* _Work item_
Output only this range of the data below: the line that contains "For the system" through the final line, both ends included, each retyped exactly.

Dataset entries

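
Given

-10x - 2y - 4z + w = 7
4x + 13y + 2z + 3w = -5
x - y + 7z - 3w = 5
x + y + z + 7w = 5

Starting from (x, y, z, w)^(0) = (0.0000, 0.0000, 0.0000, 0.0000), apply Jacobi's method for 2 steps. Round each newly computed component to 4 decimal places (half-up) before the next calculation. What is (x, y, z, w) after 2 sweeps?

(-0.8374, -0.4440, 1.0655, 0.7672)

Iteration 1:
  x = (7 - (-2)·0.0000 - (-4)·0.0000 - (1)·0.0000) / (-10) = -0.7000
  y = (-5 - (4)·0.0000 - (2)·0.0000 - (3)·0.0000) / (13) = -0.3846
  z = (5 - (1)·0.0000 - (-1)·0.0000 - (-3)·0.0000) / (7) = 0.7143
  w = (5 - (1)·0.0000 - (1)·0.0000 - (1)·0.0000) / (7) = 0.7143
Iteration 2:
  x = (7 - (-2)·-0.3846 - (-4)·0.7143 - (1)·0.7143) / (-10) = -0.8374
  y = (-5 - (4)·-0.7000 - (2)·0.7143 - (3)·0.7143) / (13) = -0.4440
  z = (5 - (1)·-0.7000 - (-1)·-0.3846 - (-3)·0.7143) / (7) = 1.0655
  w = (5 - (1)·-0.7000 - (1)·-0.3846 - (1)·0.7143) / (7) = 0.7672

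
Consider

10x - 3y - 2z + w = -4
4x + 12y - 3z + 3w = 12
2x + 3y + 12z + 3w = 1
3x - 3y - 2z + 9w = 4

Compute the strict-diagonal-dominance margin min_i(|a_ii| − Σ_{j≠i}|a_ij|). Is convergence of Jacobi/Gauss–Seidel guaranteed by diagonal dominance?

row 1: |10| − (3+2+1) = 4
row 2: |12| − (4+3+3) = 2
row 3: |12| − (2+3+3) = 4
row 4: |9| − (3+3+2) = 1
minimum over rows = 1 → strictly diagonally dominant (convergence guaranteed)

1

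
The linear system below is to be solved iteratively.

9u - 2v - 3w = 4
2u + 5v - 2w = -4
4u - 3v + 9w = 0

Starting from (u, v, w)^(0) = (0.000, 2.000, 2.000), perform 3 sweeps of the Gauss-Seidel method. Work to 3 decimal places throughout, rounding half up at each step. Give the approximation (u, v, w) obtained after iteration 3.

(0.056, -0.978, -0.351)

Iteration 1:
  u = (4 - (-2)·2.000 - (-3)·2.000) / (9) = 1.556
  v = (-4 - (2)·1.556 - (-2)·2.000) / (5) = -0.622
  w = (0 - (4)·1.556 - (-3)·-0.622) / (9) = -0.899
Iteration 2:
  u = (4 - (-2)·-0.622 - (-3)·-0.899) / (9) = 0.007
  v = (-4 - (2)·0.007 - (-2)·-0.899) / (5) = -1.162
  w = (0 - (4)·0.007 - (-3)·-1.162) / (9) = -0.390
Iteration 3:
  u = (4 - (-2)·-1.162 - (-3)·-0.390) / (9) = 0.056
  v = (-4 - (2)·0.056 - (-2)·-0.390) / (5) = -0.978
  w = (0 - (4)·0.056 - (-3)·-0.978) / (9) = -0.351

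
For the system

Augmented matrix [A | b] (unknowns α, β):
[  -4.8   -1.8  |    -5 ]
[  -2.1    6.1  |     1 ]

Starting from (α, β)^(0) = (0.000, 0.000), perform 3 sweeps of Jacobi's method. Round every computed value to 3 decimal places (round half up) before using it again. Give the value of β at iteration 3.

0.501

Iteration 1:
  α = (-5 - (-1.8)·0.000) / (-4.8) = 1.042
  β = (1 - (-2.1)·0.000) / (6.1) = 0.164
Iteration 2:
  α = (-5 - (-1.8)·0.164) / (-4.8) = 0.980
  β = (1 - (-2.1)·1.042) / (6.1) = 0.523
Iteration 3:
  α = (-5 - (-1.8)·0.523) / (-4.8) = 0.846
  β = (1 - (-2.1)·0.980) / (6.1) = 0.501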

* _Response_
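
For the system

Augmented matrix [A | b] (unknowns α, β):
[  -4.8   -1.8  |    -5 ]
[  -2.1    6.1  |     1 ]

Starting from (α, β)^(0) = (0.000, 0.000), perform 3 sweeps of Jacobi's method. Round every computed value to 3 decimal places (round half up) before using it again. Give the value of β at iteration 3.

0.501

Iteration 1:
  α = (-5 - (-1.8)·0.000) / (-4.8) = 1.042
  β = (1 - (-2.1)·0.000) / (6.1) = 0.164
Iteration 2:
  α = (-5 - (-1.8)·0.164) / (-4.8) = 0.980
  β = (1 - (-2.1)·1.042) / (6.1) = 0.523
Iteration 3:
  α = (-5 - (-1.8)·0.523) / (-4.8) = 0.846
  β = (1 - (-2.1)·0.980) / (6.1) = 0.501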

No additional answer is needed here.